» Exercise description: Using the data beneath, show every line that includes the word "length".

Dataset content: Begin

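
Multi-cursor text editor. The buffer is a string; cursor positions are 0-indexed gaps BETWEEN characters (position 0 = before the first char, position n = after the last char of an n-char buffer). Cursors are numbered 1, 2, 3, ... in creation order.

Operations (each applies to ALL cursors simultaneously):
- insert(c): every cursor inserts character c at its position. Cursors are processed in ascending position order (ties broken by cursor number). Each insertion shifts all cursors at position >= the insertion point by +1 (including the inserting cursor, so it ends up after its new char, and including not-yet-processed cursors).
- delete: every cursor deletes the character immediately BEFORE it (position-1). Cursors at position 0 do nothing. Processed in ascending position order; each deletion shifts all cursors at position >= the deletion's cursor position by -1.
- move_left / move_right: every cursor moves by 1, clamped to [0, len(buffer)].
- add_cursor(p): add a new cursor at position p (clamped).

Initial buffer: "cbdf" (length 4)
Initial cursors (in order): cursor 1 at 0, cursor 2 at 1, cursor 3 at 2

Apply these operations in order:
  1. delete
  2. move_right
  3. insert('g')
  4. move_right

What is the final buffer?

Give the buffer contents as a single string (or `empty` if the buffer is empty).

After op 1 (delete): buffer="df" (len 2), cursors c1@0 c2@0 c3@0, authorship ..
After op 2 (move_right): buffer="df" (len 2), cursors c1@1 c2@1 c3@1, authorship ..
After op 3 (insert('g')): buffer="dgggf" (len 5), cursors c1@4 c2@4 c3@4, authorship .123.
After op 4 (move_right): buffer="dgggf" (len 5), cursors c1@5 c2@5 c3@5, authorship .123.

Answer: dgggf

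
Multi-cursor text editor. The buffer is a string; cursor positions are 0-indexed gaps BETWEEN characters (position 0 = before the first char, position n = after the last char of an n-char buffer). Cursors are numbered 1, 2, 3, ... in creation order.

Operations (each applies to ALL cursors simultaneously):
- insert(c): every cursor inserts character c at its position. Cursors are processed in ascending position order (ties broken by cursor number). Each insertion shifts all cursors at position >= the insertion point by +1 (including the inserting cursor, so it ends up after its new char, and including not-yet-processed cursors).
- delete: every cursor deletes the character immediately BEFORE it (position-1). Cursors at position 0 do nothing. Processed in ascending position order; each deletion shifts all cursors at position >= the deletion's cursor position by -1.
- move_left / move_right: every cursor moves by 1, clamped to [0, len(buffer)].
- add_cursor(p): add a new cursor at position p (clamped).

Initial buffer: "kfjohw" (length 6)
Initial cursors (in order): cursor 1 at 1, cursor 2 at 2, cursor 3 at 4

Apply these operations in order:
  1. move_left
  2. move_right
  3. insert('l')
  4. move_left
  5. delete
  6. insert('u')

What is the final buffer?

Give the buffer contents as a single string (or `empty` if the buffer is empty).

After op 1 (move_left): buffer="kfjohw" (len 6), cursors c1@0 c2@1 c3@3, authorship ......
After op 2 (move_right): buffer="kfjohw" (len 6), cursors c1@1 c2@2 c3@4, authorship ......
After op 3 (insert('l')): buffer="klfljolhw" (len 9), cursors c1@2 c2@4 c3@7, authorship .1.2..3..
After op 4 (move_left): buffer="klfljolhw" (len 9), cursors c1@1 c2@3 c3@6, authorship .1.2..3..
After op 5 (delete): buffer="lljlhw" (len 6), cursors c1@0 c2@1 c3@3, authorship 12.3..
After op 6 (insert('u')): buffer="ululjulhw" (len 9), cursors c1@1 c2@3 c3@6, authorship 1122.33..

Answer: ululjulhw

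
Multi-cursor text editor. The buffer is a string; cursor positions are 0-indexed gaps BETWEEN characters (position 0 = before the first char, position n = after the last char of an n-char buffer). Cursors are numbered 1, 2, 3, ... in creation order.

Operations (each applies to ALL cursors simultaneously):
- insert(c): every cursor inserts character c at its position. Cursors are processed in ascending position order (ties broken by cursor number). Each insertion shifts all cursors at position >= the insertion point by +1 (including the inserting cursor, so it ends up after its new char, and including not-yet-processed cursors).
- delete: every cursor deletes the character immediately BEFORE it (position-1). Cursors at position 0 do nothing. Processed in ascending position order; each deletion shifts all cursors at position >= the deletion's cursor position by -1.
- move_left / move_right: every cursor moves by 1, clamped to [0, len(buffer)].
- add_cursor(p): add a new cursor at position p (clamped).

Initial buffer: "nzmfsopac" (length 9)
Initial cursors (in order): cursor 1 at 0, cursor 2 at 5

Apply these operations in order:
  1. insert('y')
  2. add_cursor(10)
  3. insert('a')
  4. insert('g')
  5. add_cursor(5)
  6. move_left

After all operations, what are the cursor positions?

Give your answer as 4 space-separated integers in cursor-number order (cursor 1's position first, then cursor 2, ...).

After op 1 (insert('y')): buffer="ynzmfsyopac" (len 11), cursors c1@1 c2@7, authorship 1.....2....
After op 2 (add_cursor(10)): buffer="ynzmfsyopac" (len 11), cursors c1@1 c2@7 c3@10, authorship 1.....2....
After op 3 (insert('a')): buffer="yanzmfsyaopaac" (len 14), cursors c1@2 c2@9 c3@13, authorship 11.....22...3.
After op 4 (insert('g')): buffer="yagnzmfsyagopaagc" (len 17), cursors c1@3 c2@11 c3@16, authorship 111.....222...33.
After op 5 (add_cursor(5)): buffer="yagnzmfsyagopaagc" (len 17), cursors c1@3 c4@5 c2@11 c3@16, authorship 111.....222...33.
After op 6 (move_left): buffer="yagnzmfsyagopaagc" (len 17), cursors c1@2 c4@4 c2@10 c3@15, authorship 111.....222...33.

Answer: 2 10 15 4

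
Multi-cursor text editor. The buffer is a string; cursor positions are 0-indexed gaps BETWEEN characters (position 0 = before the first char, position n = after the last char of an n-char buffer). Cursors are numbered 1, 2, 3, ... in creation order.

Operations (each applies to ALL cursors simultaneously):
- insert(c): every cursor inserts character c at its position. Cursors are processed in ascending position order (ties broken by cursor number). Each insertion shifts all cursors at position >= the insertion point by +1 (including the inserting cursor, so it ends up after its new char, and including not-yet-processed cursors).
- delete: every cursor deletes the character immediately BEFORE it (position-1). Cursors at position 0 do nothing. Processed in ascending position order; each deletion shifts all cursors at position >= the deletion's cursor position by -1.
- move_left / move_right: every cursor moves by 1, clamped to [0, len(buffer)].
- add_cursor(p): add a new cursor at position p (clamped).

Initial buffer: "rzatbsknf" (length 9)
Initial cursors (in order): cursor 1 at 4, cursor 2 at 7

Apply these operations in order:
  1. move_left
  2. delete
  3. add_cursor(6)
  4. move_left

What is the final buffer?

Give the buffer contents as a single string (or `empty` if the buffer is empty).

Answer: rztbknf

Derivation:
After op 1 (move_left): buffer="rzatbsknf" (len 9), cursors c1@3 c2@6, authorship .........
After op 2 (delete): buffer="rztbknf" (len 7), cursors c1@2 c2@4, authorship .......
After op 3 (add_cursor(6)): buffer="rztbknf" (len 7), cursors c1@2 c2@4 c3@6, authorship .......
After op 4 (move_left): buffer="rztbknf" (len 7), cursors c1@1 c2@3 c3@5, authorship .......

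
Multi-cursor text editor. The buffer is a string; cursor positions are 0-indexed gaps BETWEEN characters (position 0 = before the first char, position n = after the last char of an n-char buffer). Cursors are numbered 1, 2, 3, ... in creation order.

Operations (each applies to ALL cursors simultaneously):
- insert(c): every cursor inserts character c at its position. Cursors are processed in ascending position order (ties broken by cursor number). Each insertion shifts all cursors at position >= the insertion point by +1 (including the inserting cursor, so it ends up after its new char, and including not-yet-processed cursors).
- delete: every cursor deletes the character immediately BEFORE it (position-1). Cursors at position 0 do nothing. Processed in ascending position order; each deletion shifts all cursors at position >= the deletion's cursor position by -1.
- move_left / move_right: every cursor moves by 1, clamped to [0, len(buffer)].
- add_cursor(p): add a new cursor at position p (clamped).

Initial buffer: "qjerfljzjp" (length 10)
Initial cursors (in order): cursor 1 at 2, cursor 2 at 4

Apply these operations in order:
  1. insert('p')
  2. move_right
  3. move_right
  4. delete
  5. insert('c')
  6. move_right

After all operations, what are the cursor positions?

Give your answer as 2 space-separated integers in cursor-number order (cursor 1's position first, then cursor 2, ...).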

Dataset content: End

» Reply:
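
Initial buffer: "cbdf" (length 4)
Initial buffer: "kfjohw" (length 6)
Initial buffer: "nzmfsopac" (length 9)
Initial buffer: "rzatbsknf" (length 9)
Initial buffer: "qjerfljzjp" (length 10)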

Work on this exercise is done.